Starting at the top of the entries below, set down each line exactly as written, and stop after the line containing "- V: effort 11 dev-days, user value 14 points".

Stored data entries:
────────

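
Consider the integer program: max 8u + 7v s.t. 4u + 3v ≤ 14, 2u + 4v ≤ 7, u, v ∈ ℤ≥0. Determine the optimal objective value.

Relaxing integrality, the LP optimum is 28.00 at (u,v) = (3.5, 0), which is not an integer point.
(u,v)=(3,0): 4·3+3·0=12≤14, 2·3+4·0=6≤7, objective 24.
(u,v)=(2,0): 4·2+3·0=8≤14, 2·2+4·0=4≤7, objective 16.
No feasible integer point exceeds 24.

24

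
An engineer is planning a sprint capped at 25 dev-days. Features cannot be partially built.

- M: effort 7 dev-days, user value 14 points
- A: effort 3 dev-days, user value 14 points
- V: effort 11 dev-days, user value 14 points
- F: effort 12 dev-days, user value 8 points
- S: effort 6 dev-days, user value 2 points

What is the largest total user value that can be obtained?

Allowing fractional choices, the relaxed optimum would be about 44.7, but features are indivisible.
M + A + S: effort 7 + 3 + 6 = 16 ≤ 25, user value 14 + 14 + 2 = 30.
M + A + F: effort 7 + 3 + 12 = 22 ≤ 25, user value 14 + 14 + 8 = 36.
M + A + V: effort 7 + 3 + 11 = 21 ≤ 25, user value 14 + 14 + 14 = 42.
Best is M, A, and V with total user value 42.

42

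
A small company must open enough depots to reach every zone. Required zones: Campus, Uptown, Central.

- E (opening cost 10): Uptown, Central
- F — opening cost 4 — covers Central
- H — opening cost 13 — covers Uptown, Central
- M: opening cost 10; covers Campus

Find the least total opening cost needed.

This is a weighted set-cover instance.
The greedy cost-per-new-zone heuristic would pick F, E, and M for 24, but a cheaper cover exists.
Choose E and M: together they cover Campus, Uptown, Central — every zone.
Total opening cost: 10 + 10 = 20.
No cover costs less than 20.

20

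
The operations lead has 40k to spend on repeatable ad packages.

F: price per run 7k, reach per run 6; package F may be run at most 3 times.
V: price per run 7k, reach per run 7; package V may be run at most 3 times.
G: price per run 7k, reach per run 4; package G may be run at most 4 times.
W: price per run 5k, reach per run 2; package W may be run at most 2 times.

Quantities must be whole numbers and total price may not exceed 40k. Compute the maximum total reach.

35

This is a bounded integer knapsack.
V has the best ratio (7/7); taking only V gives at most 3×7 = 21 (stopped by the supply cap of 3).
Mixing does better — 2×F, 3×V, and 1×W: price 40 ≤ 40, reach 2·6 + 3·7 + 1·2 = 35.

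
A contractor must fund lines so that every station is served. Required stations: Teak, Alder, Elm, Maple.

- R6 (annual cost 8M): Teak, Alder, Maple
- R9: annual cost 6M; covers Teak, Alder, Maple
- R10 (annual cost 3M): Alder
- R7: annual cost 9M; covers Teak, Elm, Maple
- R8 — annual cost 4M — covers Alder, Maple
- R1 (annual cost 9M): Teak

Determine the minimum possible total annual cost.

12

The greedy cost-per-new-station heuristic would pick R9 and R7 for 15, but a cheaper cover exists.
Choose R10 and R7: together they cover Teak, Alder, Elm, Maple — every station.
Total annual cost: 3 + 9 = 12.
No cover costs less than 12.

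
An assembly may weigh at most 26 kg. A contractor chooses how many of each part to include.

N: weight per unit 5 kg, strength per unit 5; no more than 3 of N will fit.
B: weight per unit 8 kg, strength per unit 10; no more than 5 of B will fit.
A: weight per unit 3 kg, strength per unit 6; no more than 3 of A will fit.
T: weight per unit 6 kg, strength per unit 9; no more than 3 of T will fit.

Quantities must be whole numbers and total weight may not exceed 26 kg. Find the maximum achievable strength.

41

A has the best ratio (6/3); taking only A gives at most 3×6 = 18 (stopped by the supply cap of 3).
Mixing does better — 1×N, 3×A, and 2×T: weight 26 ≤ 26, strength 1·5 + 3·6 + 2·9 = 41.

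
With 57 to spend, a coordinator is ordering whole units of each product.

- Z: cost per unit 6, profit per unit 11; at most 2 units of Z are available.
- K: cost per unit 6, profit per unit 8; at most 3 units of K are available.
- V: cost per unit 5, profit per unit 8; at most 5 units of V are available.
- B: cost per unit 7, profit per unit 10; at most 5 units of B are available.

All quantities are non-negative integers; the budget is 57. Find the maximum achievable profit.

90

This is a bounded integer knapsack.
Z has the best ratio (11/6); taking only Z gives at most 2×11 = 22 (stopped by the supply cap of 2).
Mixing does better — 2×Z, 1×K, 5×V, and 2×B: cost 57 ≤ 57, profit 2·11 + 1·8 + 5·8 + 2·10 = 90.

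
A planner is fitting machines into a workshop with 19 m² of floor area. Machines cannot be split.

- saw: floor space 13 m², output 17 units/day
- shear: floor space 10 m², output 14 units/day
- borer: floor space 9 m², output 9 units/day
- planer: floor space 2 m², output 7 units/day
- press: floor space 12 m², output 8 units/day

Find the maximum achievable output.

This is an integer program with binary decision variables.
Allowing fractional choices, the relaxed optimum would be about 30.2, but machines are indivisible.
saw + planer: floor space 13 + 2 = 15 ≤ 19, output 17 + 7 = 24.
shear + borer: floor space 10 + 9 = 19 ≤ 19, output 14 + 9 = 23.
shear + planer: floor space 10 + 2 = 12 ≤ 19, output 14 + 7 = 21.
Best is saw and planer with total output 24.

24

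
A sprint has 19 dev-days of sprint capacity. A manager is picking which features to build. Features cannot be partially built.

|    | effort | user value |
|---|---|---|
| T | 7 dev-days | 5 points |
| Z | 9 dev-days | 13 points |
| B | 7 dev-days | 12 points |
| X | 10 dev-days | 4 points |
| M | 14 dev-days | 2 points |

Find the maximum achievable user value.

Treat it as a binary knapsack problem.
Take Z and B: effort 9 + 7 = 16 ≤ 19, user value 13 + 12 = 25.
No other feasible combination does better.

25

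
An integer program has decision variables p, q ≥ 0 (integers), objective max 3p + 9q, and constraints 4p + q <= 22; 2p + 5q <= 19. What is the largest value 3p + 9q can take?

Relaxing integrality, the LP optimum is 34.20 at (p,q) = (0, 3.8), which is not an integer point.
(p,q)=(2,3): 4·2+1·3=11≤22, 2·2+5·3=19≤19, objective 33.
(p,q)=(1,3): 4·1+1·3=7≤22, 2·1+5·3=17≤19, objective 30.
No feasible integer point exceeds 33.

33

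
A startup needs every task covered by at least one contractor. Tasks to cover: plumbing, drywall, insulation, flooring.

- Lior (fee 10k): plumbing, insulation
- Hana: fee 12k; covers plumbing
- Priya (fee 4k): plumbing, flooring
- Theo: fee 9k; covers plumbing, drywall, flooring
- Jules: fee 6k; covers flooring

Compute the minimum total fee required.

The greedy cost-per-new-task heuristic would pick Priya, Theo, and Lior for 23, but a cheaper cover exists.
Choose Lior and Theo: together they cover plumbing, drywall, insulation, flooring — every task.
Total fee: 10 + 9 = 19.
No cover costs less than 19.

19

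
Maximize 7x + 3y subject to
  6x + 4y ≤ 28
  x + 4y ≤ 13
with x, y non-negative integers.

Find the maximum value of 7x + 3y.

Relaxing integrality, the LP optimum is 32.67 at (x,y) = (4.67, 0), which is not an integer point.
(x,y)=(4,1) is feasible, giving 31.
(x,y)=(4,0) is feasible, giving 28.
(x,y)=(3,2) is feasible, giving 27.
(x,y)=(3,1) is feasible, giving 24.
No feasible integer point exceeds 31.

31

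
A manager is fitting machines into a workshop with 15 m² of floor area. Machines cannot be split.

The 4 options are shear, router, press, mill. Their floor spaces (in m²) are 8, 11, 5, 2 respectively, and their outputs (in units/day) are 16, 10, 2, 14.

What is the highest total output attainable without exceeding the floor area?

32

Take shear, press, and mill: floor space 8 + 5 + 2 = 15 ≤ 15, output 16 + 2 + 14 = 32.
No other feasible combination does better.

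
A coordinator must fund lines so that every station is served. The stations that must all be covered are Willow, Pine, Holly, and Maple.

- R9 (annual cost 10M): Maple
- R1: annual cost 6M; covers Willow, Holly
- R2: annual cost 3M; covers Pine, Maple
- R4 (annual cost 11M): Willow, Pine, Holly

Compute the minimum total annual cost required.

9

Choose R1 and R2: together they cover Willow, Pine, Holly, Maple — every station.
Total annual cost: 6 + 3 = 9.
No cover costs less than 9.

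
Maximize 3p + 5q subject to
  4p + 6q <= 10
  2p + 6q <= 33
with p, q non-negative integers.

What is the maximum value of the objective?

8

(p,q)=(1,1) is feasible, giving 8.
(p,q)=(2,0) is feasible, giving 6.
(p,q)=(0,1) is feasible, giving 5.
The best lattice point is (1,1), giving 8.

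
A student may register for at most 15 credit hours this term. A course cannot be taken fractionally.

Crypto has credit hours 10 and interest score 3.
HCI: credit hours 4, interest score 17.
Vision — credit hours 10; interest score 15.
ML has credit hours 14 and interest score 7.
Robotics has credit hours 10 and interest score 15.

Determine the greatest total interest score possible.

32

Treat it as a binary knapsack problem.
Allowing fractional choices, the relaxed optimum would be about 33.5, but courses are indivisible.
HCI + Robotics: credit hours 4 + 10 = 14 ≤ 15, interest score 17 + 15 = 32.
Crypto + HCI: credit hours 10 + 4 = 14 ≤ 15, interest score 3 + 17 = 20.
HCI + Vision: credit hours 4 + 10 = 14 ≤ 15, interest score 17 + 15 = 32.
The maximum interest score is 32; one optimal choice is HCI and Vision.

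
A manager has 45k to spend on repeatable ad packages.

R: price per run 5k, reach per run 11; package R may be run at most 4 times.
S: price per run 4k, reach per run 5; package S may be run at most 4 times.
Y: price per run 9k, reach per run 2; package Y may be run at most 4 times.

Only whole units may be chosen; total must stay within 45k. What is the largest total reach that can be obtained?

66

This is a bounded integer knapsack.
R has the best ratio (11/5); taking only R gives at most 4×11 = 44 (stopped by the supply cap of 4).
Mixing does better — 4×R, 4×S, and 1×Y: price 45 ≤ 45, reach 4·11 + 4·5 + 1·2 = 66.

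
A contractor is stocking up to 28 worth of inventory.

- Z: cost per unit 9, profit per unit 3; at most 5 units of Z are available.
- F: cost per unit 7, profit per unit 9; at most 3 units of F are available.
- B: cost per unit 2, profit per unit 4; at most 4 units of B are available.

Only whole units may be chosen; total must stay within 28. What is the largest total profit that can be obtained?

39

B has the best ratio (4/2); taking only B gives at most 4×4 = 16 (stopped by the supply cap of 4).
Mixing does better — 3×F and 3×B: cost 27 ≤ 28, profit 3·9 + 3·4 = 39.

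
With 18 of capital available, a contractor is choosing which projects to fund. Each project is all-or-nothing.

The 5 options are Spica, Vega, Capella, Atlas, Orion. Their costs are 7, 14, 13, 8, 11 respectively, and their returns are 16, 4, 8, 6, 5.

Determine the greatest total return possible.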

────────

ANSWER BOX:
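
Consider the integer program: max 8u + 7v s.t. 4u + 3v ≤ 14, 2u + 4v ≤ 7, u, v ∈ ℤ≥0. Determine the optimal objective value.

Relaxing integrality, the LP optimum is 28.00 at (u,v) = (3.5, 0), which is not an integer point.
(u,v)=(3,0): 4·3+3·0=12≤14, 2·3+4·0=6≤7, objective 24.
(u,v)=(2,0): 4·2+3·0=8≤14, 2·2+4·0=4≤7, objective 16.
No feasible integer point exceeds 24.

24

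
An engineer is planning a sprint capped at 25 dev-days. Features cannot be partially built.

- M: effort 7 dev-days, user value 14 points
- A: effort 3 dev-days, user value 14 points
- V: effort 11 dev-days, user value 14 points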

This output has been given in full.